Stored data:

--------------------

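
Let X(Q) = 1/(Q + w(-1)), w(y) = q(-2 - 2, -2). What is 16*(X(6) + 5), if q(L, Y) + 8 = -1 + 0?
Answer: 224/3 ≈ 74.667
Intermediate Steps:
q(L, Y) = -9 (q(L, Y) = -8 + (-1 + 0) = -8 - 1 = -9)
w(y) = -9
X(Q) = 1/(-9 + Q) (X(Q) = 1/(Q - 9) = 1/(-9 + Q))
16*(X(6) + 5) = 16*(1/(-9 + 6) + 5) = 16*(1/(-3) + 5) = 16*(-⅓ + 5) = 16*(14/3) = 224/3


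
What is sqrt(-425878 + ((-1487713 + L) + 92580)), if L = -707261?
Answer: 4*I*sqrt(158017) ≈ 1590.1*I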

--------------------

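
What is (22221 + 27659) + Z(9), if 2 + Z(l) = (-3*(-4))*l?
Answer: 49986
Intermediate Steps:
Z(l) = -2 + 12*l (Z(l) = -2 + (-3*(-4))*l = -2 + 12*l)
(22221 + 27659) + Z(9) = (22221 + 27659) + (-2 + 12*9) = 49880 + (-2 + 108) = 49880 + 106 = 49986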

--------------------

Aim of the exercise
The answer is the run of lines above from the line containing "Let X(Q) = 1/(Q" through the line containing "Answer: 4*I*sqrt(158017) ≈ 1590.1*I", copied exactly and alone.

Response area
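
Let X(Q) = 1/(Q + w(-1)), w(y) = q(-2 - 2, -2). What is 16*(X(6) + 5), if q(L, Y) + 8 = -1 + 0?
Answer: 224/3 ≈ 74.667
Intermediate Steps:
q(L, Y) = -9 (q(L, Y) = -8 + (-1 + 0) = -8 - 1 = -9)
w(y) = -9
X(Q) = 1/(-9 + Q) (X(Q) = 1/(Q - 9) = 1/(-9 + Q))
16*(X(6) + 5) = 16*(1/(-9 + 6) + 5) = 16*(1/(-3) + 5) = 16*(-⅓ + 5) = 16*(14/3) = 224/3


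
What is sqrt(-425878 + ((-1487713 + L) + 92580)), if L = -707261?
Answer: 4*I*sqrt(158017) ≈ 1590.1*I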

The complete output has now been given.